TASK GOAL: Would you write out the lines from the one containing "What is XCIII" to the end of the records below, exactly and in full, please?

EXERCISE MATERIALS:

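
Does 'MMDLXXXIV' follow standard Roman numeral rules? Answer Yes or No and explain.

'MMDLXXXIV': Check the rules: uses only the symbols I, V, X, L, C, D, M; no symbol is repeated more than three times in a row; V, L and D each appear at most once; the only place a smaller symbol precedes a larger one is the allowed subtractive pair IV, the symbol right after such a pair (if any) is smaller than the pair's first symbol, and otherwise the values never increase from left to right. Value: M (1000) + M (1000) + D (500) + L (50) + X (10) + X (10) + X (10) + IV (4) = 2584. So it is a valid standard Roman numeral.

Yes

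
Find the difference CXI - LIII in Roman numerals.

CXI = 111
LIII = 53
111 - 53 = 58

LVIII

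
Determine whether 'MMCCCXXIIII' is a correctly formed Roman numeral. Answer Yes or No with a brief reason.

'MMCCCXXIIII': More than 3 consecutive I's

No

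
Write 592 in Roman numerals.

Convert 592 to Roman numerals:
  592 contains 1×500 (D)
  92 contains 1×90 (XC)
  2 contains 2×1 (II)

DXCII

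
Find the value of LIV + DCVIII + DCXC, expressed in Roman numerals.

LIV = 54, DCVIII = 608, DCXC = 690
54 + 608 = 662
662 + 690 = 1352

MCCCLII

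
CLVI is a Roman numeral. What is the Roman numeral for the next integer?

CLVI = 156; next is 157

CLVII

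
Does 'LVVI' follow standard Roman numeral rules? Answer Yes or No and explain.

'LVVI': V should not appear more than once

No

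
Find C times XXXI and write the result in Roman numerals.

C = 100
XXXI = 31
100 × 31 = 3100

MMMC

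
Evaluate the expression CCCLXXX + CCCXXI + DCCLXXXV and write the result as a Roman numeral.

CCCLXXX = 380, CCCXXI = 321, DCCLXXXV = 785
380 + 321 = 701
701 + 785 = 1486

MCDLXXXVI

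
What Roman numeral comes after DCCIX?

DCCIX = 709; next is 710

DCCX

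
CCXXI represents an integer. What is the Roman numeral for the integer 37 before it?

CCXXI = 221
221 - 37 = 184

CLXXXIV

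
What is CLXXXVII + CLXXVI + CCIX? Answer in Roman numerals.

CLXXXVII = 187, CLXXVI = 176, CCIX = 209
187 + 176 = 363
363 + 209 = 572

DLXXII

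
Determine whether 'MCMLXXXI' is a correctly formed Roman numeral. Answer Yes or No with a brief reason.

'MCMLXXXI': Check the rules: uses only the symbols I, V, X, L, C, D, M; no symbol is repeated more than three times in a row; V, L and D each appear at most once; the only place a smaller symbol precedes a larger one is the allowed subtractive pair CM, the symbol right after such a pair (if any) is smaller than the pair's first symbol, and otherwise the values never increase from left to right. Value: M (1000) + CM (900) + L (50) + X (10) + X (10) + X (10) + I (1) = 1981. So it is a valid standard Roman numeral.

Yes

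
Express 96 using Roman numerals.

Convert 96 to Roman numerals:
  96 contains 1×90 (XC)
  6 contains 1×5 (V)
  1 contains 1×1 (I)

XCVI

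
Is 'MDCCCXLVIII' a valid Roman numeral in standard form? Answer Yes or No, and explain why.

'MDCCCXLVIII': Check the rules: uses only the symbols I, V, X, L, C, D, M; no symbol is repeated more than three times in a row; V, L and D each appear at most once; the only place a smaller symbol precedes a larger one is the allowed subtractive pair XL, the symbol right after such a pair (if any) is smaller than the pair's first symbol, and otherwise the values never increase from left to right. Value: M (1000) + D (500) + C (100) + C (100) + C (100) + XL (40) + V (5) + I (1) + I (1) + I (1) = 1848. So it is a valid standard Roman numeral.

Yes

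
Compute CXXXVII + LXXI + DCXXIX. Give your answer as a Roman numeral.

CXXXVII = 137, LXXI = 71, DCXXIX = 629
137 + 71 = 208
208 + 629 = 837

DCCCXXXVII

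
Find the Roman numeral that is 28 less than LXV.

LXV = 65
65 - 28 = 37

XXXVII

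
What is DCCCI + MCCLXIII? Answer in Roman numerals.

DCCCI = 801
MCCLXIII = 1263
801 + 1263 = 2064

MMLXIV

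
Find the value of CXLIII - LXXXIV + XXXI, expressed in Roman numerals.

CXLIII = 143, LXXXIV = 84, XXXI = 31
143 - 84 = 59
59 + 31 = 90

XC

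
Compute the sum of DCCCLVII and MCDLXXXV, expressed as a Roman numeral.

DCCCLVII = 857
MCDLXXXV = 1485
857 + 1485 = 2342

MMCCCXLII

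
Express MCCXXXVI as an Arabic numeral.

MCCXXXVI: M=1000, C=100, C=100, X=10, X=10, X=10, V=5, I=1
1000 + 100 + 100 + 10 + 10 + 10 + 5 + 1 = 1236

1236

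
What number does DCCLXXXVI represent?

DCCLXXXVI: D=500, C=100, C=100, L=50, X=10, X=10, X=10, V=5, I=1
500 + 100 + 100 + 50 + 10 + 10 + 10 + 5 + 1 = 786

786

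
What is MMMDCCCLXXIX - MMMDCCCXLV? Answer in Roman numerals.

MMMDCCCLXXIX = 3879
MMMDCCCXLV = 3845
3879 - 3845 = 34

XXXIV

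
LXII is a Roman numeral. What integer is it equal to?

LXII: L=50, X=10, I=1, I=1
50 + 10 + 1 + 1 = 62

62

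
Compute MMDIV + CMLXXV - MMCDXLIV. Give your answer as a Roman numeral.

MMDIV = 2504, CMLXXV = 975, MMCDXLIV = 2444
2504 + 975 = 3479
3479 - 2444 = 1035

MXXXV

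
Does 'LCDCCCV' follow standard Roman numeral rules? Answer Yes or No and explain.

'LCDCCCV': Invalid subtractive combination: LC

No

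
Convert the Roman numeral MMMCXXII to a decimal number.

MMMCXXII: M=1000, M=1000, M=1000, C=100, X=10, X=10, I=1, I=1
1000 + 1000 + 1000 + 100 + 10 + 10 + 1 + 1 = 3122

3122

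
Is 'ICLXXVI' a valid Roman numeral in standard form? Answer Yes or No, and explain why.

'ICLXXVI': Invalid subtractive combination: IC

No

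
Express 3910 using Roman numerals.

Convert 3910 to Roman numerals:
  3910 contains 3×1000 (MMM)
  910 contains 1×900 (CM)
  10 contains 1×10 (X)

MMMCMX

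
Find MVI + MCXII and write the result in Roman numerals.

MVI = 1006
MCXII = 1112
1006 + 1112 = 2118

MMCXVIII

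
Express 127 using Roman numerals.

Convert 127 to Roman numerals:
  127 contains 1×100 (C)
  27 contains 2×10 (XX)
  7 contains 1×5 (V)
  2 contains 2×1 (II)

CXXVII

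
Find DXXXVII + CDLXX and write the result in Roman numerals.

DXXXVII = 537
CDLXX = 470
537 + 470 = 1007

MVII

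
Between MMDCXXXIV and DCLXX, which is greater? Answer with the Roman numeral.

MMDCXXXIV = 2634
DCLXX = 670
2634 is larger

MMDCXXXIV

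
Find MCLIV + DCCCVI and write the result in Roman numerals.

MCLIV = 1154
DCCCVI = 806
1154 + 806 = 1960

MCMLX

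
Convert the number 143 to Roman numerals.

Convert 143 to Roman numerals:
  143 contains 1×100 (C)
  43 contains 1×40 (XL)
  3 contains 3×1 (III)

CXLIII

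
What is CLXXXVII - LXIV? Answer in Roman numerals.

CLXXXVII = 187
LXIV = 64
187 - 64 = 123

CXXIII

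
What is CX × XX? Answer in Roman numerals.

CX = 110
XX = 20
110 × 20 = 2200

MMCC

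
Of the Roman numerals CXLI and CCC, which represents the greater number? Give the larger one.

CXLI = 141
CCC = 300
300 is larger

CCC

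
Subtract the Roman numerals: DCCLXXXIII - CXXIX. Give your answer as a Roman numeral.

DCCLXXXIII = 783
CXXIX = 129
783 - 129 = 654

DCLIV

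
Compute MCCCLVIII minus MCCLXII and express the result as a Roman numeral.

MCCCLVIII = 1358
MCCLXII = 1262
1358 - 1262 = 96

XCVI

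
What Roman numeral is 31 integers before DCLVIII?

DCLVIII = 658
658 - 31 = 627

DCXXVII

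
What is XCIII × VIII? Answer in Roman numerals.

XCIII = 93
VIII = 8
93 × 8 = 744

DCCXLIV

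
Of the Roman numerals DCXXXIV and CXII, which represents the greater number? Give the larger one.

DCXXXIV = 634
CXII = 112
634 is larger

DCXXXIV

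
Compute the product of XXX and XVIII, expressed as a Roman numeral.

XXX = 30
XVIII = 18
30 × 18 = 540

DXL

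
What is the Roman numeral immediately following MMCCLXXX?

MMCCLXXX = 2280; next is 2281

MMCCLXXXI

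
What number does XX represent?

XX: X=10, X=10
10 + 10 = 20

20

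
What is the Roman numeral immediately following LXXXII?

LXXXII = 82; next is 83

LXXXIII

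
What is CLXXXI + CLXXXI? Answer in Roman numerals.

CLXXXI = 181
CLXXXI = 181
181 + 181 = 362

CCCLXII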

THE ANSWER:
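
What is XCIII × VIII? Answer in Roman numerals.

XCIII = 93
VIII = 8
93 × 8 = 744

DCCXLIV

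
Of the Roman numerals DCXXXIV and CXII, which represents the greater number? Give the larger one.

DCXXXIV = 634
CXII = 112
634 is larger

DCXXXIV

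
Compute the product of XXX and XVIII, expressed as a Roman numeral.

XXX = 30
XVIII = 18
30 × 18 = 540

DXL

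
What is the Roman numeral immediately following MMCCLXXX?

MMCCLXXX = 2280; next is 2281

MMCCLXXXI

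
What number does XX represent?

XX: X=10, X=10
10 + 10 = 20

20

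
What is the Roman numeral immediately following LXXXII?

LXXXII = 82; next is 83

LXXXIII

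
What is CLXXXI + CLXXXI? Answer in Roman numerals.

CLXXXI = 181
CLXXXI = 181
181 + 181 = 362

CCCLXII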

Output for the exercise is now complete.